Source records
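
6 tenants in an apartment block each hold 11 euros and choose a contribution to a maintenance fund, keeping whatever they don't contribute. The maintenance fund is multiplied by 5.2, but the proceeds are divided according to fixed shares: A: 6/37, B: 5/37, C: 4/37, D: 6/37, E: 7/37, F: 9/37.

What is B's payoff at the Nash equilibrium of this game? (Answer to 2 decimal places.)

18.73 euros

Player j's private return per contributed unit is 5.2 × (j's share). Contributing is weakly dominant for j when that share is at least 1/5.2 = 0.1923, and contributing 0 is dominant otherwise.
F alone (share 9/37) is above the threshold, contributing 11; the remaining 5 contribute 0. Total contributed: 11.
B keeps 11 and receives 5.2 × 11 × 5/37 = 7.73 from the maintenance fund, for a payoff of 18.73.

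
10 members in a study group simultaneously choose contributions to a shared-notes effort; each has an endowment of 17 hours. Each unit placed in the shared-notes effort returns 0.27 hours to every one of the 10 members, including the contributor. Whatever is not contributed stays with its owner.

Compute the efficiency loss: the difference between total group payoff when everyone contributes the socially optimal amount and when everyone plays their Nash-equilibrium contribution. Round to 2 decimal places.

289.00 hours

The private return per contributed unit is 0.27 < 1, so contributing 0 is dominant for every player. At the Nash equilibrium everyone keeps their 17, and the group total is 10 × 17 = 170.
Each contributed unit returns 2.700 to the group as a whole (0.27 to each of 10 players), which exceeds 1, so the social optimum is full contribution: group total = 2.700 × 170 = 459.00.
Efficiency loss = 459.00 − 170 = 289.00.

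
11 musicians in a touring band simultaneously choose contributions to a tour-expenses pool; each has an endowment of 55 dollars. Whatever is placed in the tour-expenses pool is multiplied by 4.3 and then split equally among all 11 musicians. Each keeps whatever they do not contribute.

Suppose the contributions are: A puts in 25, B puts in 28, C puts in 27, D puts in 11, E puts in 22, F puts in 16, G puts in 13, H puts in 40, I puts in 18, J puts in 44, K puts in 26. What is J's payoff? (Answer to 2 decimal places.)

Total contributed: 25 + 28 + 27 + 11 + 22 + 16 + 13 + 40 + 18 + 44 + 26 = 270.
Each receives 4.3 × 270 / 11 = 105.55 from the tour-expenses pool.
J keeps 55 − 44 = 11, so J's payoff is 11 + 105.55 = 116.55.

116.55 dollars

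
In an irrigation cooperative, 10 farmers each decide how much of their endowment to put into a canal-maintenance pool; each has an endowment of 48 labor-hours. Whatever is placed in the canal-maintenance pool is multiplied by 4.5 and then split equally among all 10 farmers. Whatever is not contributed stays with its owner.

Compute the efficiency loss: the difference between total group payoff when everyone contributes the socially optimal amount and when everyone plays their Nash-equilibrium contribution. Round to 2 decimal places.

1680.00 labor-hours

Each contributed unit returns 4.5/10 = 0.4500 to its contributor — below 1 — so contributing 0 is dominant for every player. At the Nash equilibrium everyone keeps their 48, and the group total is 10 × 48 = 480.
Each contributed unit returns 4.500 to the group as a whole (0.4500 to each of 10 players), which exceeds 1, so the social optimum is full contribution: group total = 4.500 × 480 = 2160.00.
Efficiency loss = 2160.00 − 480 = 1680.00.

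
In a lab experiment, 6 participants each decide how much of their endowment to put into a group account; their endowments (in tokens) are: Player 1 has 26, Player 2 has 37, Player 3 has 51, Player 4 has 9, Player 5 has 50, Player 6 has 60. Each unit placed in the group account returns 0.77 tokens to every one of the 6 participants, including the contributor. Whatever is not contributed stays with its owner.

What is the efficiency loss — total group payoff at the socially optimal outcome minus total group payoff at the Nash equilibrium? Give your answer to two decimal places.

The private return per contributed unit is 0.77 < 1 for everyone, so the Nash equilibrium is zero contribution and the group total is Σ E_j = 26 + 37 + 51 + 9 + 50 + 60 = 233.
Each contributed unit returns 4.620 to the group, so the social optimum is full contribution by everyone: group total = 4.620 × 233 = 1076.46.
Efficiency loss = (4.620 − 1) × 233 = 843.46.

843.46 tokens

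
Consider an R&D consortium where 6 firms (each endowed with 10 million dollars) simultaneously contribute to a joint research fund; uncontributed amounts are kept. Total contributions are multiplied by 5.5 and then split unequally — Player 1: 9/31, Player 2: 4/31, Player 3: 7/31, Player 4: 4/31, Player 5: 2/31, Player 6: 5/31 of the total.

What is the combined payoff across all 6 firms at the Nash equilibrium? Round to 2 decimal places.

150.00 million dollars

For player j, contributing a unit is worthwhile iff 5.5 × (j's share) ≥ 1, i.e. iff j's share is at least 0.1818.
Player 1 and Player 3 clear that bar, contributing 10 each; the remaining 4 contribute 0. Total contributed: 20.
The joint research fund pays out 5.5 × 20 = 110.00 in total (split across the unequal shares, but the aggregate is all that matters for the group sum).
The 4 free-riders keep 10 each, adding 40. Group total = 40 + 110.00 = 150.00.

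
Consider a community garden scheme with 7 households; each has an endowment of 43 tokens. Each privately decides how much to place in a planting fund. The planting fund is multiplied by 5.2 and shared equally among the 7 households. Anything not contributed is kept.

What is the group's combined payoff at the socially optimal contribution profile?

1565.20 tokens

Each contributed unit returns 5.200 to the group as a whole (0.7429 to each of 7 players), which exceeds 1, so the social optimum is full contribution: group total = 5.200 × 301 = 1565.20.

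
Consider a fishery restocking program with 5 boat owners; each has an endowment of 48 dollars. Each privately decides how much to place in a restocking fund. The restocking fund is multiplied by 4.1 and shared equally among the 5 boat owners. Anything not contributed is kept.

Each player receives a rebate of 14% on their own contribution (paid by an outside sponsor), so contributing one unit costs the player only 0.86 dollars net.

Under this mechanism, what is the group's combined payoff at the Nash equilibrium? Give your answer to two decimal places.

The effective private return is (4.1/5) / 0.86 = 0.9535, which is still under 1, so the mechanism doesn't change anyone's dominant strategy: zero contribution.
At the Nash equilibrium no one contributes; group total payoff = 5 × 48 = 240.

240.00 dollars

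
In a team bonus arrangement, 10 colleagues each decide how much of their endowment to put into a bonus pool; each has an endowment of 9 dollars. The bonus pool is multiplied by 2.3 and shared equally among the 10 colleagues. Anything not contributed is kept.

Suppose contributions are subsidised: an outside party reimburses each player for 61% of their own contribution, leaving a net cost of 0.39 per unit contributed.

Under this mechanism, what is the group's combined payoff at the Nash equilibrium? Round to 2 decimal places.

90.00 dollars

Even with the mechanism, each unit contributed returns only (2.3/10) / 0.39 = 0.5897 per unit of net cost, so contributing nothing is still dominant.
Everyone keeps their endowment and the group total is 10 × 9 = 90.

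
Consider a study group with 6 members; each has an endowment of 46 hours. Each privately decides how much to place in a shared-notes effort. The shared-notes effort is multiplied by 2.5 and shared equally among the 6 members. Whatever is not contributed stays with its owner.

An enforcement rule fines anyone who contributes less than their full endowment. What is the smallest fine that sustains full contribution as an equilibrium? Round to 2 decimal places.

Given the others contribute fully, the best deviation is to contribute 0 (any partial contribution still incurs the fine and gives up units whose private return 0.4167 is below 1).
Deviating from 46 to 0 saves 46 hours but forfeits the deviator's share of the drop in the shared-notes effort: 2.5/6 × 46 = 19.17.
So the deviation gain is 46 − 19.17 = 26.83, and the fine must be at least 26.83 hours to wipe it out.

26.83 hours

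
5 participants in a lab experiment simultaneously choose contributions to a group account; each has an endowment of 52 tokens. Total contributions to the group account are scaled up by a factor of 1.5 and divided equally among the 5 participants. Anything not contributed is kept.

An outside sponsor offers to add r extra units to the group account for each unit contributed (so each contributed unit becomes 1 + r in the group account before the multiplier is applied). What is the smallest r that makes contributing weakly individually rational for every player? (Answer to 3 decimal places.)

With matching at rate r, one contributed unit becomes (1 + r) in the group account and returns 1.5 × (1 + r) / 5 to the contributor.
Setting this equal to 1: 1 + r = 5/1.5 = 3.3333.
So the minimum matching rate is r = 3.3333 − 1 = 2.333.

2.333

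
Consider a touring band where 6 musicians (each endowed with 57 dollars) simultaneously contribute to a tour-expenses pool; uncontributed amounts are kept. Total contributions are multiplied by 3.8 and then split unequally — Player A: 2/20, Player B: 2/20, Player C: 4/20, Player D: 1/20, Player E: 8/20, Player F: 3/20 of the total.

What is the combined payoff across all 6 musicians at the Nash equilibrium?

501.60 dollars

For player j, contributing a unit is worthwhile iff 3.8 × (j's share) ≥ 1, i.e. iff j's share is at least 0.2632.
Only Player E (8/20) clears that bar, contributing 57; the remaining 5 contribute 0. Total contributed: 57.
The tour-expenses pool pays out 3.8 × 57 = 216.60 in total (split across the unequal shares, but the aggregate is all that matters for the group sum).
The 5 free-riders keep 57 each, adding 285. Group total = 285 + 216.60 = 501.60.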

■ **Brief**
Whenever a line of the data above holds the word "study", it counts once; report the total number of such lines and nothing more.

■ **Answer**
2